Your job with the data below: print everything from the line that holds "Does this line" down to the line that holds "A student writes the following line: E3", ends included, exactly, and nothing else.

======

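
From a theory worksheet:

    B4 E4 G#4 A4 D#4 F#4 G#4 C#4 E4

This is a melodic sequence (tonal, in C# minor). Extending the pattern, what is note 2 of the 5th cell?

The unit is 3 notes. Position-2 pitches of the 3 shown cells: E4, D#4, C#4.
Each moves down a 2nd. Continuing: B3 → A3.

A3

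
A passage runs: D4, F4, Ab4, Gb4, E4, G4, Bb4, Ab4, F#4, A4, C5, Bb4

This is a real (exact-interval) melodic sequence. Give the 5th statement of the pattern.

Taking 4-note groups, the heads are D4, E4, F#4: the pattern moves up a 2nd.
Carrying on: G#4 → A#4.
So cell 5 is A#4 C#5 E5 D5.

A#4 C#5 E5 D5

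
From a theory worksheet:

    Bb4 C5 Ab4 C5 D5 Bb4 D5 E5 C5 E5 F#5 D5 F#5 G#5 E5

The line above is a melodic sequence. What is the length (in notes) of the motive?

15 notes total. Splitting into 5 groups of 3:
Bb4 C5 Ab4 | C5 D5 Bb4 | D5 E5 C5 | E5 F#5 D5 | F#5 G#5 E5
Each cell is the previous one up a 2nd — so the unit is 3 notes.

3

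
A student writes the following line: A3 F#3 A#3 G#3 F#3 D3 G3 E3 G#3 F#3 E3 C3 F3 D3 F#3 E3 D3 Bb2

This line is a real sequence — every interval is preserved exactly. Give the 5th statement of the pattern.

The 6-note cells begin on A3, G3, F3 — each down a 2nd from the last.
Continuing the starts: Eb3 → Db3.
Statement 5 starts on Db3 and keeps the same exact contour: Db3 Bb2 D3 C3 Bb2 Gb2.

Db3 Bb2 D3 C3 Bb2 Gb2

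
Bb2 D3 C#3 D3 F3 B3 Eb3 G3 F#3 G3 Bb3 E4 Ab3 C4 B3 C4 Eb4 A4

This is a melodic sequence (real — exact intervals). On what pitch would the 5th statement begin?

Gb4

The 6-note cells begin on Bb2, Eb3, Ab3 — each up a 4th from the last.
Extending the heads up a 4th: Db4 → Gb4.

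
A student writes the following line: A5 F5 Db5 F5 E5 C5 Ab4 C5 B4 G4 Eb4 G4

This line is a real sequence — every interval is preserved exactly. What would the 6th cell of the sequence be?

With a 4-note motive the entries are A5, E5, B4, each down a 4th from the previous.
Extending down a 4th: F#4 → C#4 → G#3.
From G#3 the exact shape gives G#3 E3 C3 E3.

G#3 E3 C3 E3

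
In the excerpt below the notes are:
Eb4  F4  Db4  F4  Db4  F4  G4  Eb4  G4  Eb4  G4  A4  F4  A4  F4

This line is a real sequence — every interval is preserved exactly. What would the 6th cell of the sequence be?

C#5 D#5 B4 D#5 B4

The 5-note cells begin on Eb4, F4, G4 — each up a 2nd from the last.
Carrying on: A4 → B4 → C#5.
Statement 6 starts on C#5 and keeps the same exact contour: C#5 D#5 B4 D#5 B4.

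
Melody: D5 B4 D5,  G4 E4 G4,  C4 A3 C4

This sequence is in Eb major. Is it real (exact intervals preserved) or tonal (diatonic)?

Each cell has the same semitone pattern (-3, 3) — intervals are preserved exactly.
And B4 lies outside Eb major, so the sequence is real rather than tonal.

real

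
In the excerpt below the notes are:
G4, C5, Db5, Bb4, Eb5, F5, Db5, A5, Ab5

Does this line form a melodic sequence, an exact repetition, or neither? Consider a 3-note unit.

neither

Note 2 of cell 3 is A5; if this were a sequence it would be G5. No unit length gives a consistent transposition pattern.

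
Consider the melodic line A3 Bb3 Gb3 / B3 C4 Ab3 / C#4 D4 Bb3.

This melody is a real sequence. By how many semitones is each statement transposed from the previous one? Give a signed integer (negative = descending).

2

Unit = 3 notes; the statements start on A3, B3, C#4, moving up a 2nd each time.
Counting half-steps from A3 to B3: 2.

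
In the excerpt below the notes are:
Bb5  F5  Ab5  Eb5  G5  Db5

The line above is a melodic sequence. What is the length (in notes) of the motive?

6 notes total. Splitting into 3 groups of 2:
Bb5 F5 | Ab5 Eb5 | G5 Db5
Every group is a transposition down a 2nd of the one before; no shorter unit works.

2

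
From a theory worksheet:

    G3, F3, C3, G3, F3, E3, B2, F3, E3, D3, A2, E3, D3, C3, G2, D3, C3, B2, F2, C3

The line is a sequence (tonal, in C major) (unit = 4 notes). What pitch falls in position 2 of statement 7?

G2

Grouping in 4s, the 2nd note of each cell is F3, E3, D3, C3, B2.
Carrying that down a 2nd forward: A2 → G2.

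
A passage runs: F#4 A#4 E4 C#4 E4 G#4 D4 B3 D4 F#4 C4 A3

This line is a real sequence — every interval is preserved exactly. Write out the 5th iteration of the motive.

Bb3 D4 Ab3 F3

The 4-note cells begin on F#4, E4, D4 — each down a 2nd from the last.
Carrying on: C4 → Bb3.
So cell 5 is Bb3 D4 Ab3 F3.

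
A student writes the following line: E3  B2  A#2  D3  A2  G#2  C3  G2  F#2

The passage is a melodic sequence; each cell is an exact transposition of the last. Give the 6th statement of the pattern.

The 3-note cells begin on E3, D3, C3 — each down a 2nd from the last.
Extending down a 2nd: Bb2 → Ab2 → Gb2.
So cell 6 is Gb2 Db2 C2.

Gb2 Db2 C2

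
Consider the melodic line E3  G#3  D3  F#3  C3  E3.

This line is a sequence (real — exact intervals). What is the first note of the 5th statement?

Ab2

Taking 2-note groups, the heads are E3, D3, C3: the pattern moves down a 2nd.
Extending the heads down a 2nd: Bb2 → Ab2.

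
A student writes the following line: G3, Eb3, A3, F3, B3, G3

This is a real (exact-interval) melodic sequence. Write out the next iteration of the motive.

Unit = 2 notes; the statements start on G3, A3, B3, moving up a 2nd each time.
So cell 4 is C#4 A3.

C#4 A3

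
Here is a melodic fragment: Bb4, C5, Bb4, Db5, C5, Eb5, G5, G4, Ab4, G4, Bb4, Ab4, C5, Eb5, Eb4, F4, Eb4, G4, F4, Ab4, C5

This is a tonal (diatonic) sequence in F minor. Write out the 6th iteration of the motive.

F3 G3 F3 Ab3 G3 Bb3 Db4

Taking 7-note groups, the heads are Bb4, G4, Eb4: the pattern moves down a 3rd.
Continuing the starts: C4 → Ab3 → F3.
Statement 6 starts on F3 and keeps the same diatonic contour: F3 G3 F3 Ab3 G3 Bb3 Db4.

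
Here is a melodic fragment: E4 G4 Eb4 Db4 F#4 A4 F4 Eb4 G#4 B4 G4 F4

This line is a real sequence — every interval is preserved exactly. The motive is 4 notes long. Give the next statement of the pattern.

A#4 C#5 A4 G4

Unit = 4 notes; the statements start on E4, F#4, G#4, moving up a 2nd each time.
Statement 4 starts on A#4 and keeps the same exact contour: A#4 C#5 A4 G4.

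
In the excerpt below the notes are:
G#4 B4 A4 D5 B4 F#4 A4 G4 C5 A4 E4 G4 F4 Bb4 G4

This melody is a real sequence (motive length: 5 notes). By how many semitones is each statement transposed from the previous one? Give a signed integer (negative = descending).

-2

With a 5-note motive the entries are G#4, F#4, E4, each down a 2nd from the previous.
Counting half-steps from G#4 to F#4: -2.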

======

Final answer
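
Does this line form a melodic sequence, an exact repetition, or neither? Consider a 3-note unit.

neither

Note 2 of cell 3 is A5; if this were a sequence it would be G5. No unit length gives a consistent transposition pattern.

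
Consider the melodic line A3 Bb3 Gb3 / B3 C4 Ab3 / C#4 D4 Bb3.

This melody is a real sequence. By how many semitones is each statement transposed from the previous one? Give a signed integer (negative = descending).

2

Unit = 3 notes; the statements start on A3, B3, C#4, moving up a 2nd each time.
Counting half-steps from A3 to B3: 2.

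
In the excerpt below the notes are:
Bb5  F5  Ab5  Eb5  G5  Db5

The line above is a melodic sequence. What is the length (in notes) of the motive?

6 notes total. Splitting into 3 groups of 2:
Bb5 F5 | Ab5 Eb5 | G5 Db5
Every group is a transposition down a 2nd of the one before; no shorter unit works.

2

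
From a theory worksheet:

    G3, F3, C3, G3, F3, E3, B2, F3, E3, D3, A2, E3, D3, C3, G2, D3, C3, B2, F2, C3

The line is a sequence (tonal, in C major) (unit = 4 notes). What pitch falls in position 2 of statement 7?

G2

Grouping in 4s, the 2nd note of each cell is F3, E3, D3, C3, B2.
Carrying that down a 2nd forward: A2 → G2.

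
A passage runs: F#4 A#4 E4 C#4 E4 G#4 D4 B3 D4 F#4 C4 A3

This line is a real sequence — every interval is preserved exactly. Write out the 5th iteration of the motive.

Bb3 D4 Ab3 F3

The 4-note cells begin on F#4, E4, D4 — each down a 2nd from the last.
Carrying on: C4 → Bb3.
So cell 5 is Bb3 D4 Ab3 F3.

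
A student writes the following line: E3  B2  A#2  D3  A2  G#2  C3  G2  F#2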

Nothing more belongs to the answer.